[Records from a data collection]
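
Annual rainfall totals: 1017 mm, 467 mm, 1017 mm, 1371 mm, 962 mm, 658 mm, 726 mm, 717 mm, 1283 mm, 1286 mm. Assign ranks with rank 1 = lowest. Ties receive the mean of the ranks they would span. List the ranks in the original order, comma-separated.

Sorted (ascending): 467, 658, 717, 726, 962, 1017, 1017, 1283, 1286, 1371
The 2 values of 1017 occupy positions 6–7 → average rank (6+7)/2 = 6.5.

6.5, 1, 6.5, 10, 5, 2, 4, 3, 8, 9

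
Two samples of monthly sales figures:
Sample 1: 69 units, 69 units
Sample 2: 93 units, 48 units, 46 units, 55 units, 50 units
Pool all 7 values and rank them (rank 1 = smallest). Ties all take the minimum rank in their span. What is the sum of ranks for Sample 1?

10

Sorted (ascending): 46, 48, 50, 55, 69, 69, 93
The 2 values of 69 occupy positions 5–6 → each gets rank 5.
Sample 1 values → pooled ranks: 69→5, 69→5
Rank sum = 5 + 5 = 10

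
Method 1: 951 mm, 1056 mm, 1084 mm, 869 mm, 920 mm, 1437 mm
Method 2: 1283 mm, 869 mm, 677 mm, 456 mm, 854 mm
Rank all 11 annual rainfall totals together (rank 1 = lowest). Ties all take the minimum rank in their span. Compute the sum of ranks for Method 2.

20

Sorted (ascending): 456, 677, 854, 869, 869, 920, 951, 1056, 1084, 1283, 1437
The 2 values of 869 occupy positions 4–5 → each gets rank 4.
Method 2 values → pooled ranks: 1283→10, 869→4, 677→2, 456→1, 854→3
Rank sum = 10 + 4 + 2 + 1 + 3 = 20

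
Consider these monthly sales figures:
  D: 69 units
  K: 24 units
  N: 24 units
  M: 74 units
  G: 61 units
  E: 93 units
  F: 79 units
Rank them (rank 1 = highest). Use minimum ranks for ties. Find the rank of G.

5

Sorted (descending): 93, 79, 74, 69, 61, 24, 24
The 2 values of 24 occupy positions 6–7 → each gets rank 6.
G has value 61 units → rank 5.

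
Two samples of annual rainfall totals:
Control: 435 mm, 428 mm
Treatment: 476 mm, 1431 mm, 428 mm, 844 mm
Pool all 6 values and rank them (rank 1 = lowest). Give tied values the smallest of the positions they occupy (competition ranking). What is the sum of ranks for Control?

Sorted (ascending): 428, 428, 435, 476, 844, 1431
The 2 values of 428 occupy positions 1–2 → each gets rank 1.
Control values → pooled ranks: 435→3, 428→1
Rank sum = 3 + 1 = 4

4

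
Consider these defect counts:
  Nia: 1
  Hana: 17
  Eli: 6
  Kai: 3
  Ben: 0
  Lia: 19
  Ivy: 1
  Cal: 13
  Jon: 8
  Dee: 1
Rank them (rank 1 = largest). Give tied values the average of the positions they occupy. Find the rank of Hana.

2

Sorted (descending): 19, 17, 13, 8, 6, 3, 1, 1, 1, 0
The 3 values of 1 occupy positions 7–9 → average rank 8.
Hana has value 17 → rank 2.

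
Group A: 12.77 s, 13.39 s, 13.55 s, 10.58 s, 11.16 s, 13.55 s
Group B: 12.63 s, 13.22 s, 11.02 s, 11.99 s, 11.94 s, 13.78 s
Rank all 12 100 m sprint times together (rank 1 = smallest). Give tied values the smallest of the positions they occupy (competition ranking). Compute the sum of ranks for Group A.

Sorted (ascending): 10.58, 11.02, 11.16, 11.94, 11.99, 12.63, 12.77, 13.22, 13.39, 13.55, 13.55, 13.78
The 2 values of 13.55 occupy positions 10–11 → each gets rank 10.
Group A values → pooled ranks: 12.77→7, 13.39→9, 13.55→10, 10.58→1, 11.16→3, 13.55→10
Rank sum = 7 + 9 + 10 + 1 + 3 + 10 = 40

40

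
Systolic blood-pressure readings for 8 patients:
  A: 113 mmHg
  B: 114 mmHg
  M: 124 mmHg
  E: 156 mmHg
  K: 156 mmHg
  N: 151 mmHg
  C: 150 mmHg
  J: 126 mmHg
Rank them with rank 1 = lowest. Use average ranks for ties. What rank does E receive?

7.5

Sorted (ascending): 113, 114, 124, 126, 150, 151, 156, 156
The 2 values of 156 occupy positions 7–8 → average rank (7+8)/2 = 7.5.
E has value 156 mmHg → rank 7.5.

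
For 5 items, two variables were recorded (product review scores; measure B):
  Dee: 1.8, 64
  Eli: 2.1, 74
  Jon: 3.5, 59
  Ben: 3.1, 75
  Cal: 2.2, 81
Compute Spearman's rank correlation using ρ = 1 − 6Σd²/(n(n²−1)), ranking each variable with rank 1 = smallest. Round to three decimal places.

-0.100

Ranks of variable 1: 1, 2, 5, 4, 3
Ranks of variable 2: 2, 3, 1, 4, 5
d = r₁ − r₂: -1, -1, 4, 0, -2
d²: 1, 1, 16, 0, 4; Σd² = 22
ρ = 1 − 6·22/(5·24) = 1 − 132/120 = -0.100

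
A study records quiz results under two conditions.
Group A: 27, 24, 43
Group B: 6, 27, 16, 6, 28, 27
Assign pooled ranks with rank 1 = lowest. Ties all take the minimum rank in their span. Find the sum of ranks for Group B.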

WHAT TO PRODUCE
From the records above, extract exactly and only the lines that begin at the line with "Pool all 6 values" and stop after the line with "Dee: 1.8, 64".

TASK RESULT
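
Pool all 6 values and rank them (rank 1 = lowest). Give tied values the smallest of the positions they occupy (competition ranking). What is the sum of ranks for Control?

Sorted (ascending): 428, 428, 435, 476, 844, 1431
The 2 values of 428 occupy positions 1–2 → each gets rank 1.
Control values → pooled ranks: 435→3, 428→1
Rank sum = 3 + 1 = 4

4

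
Consider these defect counts:
  Nia: 1
  Hana: 17
  Eli: 6
  Kai: 3
  Ben: 0
  Lia: 19
  Ivy: 1
  Cal: 13
  Jon: 8
  Dee: 1
Rank them (rank 1 = largest). Give tied values the average of the positions they occupy. Find the rank of Hana.

2

Sorted (descending): 19, 17, 13, 8, 6, 3, 1, 1, 1, 0
The 3 values of 1 occupy positions 7–9 → average rank 8.
Hana has value 17 → rank 2.

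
Group A: 12.77 s, 13.39 s, 13.55 s, 10.58 s, 11.16 s, 13.55 s
Group B: 12.63 s, 13.22 s, 11.02 s, 11.99 s, 11.94 s, 13.78 s
Rank all 12 100 m sprint times together (rank 1 = smallest). Give tied values the smallest of the positions they occupy (competition ranking). Compute the sum of ranks for Group A.

Sorted (ascending): 10.58, 11.02, 11.16, 11.94, 11.99, 12.63, 12.77, 13.22, 13.39, 13.55, 13.55, 13.78
The 2 values of 13.55 occupy positions 10–11 → each gets rank 10.
Group A values → pooled ranks: 12.77→7, 13.39→9, 13.55→10, 10.58→1, 11.16→3, 13.55→10
Rank sum = 7 + 9 + 10 + 1 + 3 + 10 = 40

40

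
Systolic blood-pressure readings for 8 patients:
  A: 113 mmHg
  B: 114 mmHg
  M: 124 mmHg
  E: 156 mmHg
  K: 156 mmHg
  N: 151 mmHg
  C: 150 mmHg
  J: 126 mmHg
Rank them with rank 1 = lowest. Use average ranks for ties. What rank does E receive?

7.5

Sorted (ascending): 113, 114, 124, 126, 150, 151, 156, 156
The 2 values of 156 occupy positions 7–8 → average rank (7+8)/2 = 7.5.
E has value 156 mmHg → rank 7.5.

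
For 5 items, two variables were recorded (product review scores; measure B):
  Dee: 1.8, 64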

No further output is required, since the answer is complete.